BEGIN
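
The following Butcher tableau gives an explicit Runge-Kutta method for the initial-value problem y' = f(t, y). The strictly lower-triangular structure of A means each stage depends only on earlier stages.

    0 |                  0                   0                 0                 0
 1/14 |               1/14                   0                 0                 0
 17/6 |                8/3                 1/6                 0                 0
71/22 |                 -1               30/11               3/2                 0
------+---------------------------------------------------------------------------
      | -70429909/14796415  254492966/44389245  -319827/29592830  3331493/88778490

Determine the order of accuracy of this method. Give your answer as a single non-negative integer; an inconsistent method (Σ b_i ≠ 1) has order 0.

b = (-70429909/14796415, 254492966/44389245, -319827/29592830, 3331493/88778490)
c = (0, 1/14, 17/6, 71/22)
Ac = (0, 0, 1/84, 1369/308)
Σ b_i: (-70429909/14796415)·1 + 254492966/44389245·1 + (-319827/29592830)·1 + 3331493/88778490·1 = 1 ✓
b·c: 254492966/44389245·1/14 + (-319827/29592830)·17/6 + 3331493/88778490·71/22 = 1/2 ✓
b·c²: 254492966/44389245·1/196 + (-319827/29592830)·289/36 + 3331493/88778490·5041/484 = 1/3 ✓
b·Ac: (-319827/29592830)·1/84 + 3331493/88778490·1369/308 = 1/6 ✓
b·c³: 254492966/44389245·1/2744 + (-319827/29592830)·4913/216 + 3331493/88778490·357911/10648 = 1084117727/1065341880 ≠ 1/4 ⇒ order 3.
b·(c∘Ac): (-319827/29592830)·17/504 + 3331493/88778490·97199/6776 = 1337183857/2485797720 ≠ 1/8
b·Ac²: (-319827/29592830)·1/1176 + 3331493/88778490·155951/12936 = 843407647/1864348290 ≠ 1/12
b·A²c: 3331493/88778490·1/56 = 3331493/4971595440 ≠ 1/24

3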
END
A complete and exact repetition of the entries is required.

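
The following Butcher tableau gives an explicit Runge-Kutta method for the initial-value problem y' = f(t, y). The strictly lower-triangular structure of A means each stage depends only on earlier stages.

    0 |                  0                   0                 0                 0
 1/14 |               1/14                   0                 0                 0
 17/6 |                8/3                 1/6                 0                 0
71/22 |                 -1               30/11               3/2                 0
------+---------------------------------------------------------------------------
      | -70429909/14796415  254492966/44389245  -319827/29592830  3331493/88778490

Determine the order of accuracy of this method. Give your answer as a single non-negative integer; an inconsistent method (Σ b_i ≠ 1) has order 0.

b = (-70429909/14796415, 254492966/44389245, -319827/29592830, 3331493/88778490)
c = (0, 1/14, 17/6, 71/22)
Ac = (0, 0, 1/84, 1369/308)
Σ b_i: (-70429909/14796415)·1 + 254492966/44389245·1 + (-319827/29592830)·1 + 3331493/88778490·1 = 1 ✓
b·c: 254492966/44389245·1/14 + (-319827/29592830)·17/6 + 3331493/88778490·71/22 = 1/2 ✓
b·c²: 254492966/44389245·1/196 + (-319827/29592830)·289/36 + 3331493/88778490·5041/484 = 1/3 ✓
b·Ac: (-319827/29592830)·1/84 + 3331493/88778490·1369/308 = 1/6 ✓
b·c³: 254492966/44389245·1/2744 + (-319827/29592830)·4913/216 + 3331493/88778490·357911/10648 = 1084117727/1065341880 ≠ 1/4 ⇒ order 3.
b·(c∘Ac): (-319827/29592830)·17/504 + 3331493/88778490·97199/6776 = 1337183857/2485797720 ≠ 1/8
b·Ac²: (-319827/29592830)·1/1176 + 3331493/88778490·155951/12936 = 843407647/1864348290 ≠ 1/12
b·A²c: 3331493/88778490·1/56 = 3331493/4971595440 ≠ 1/24

3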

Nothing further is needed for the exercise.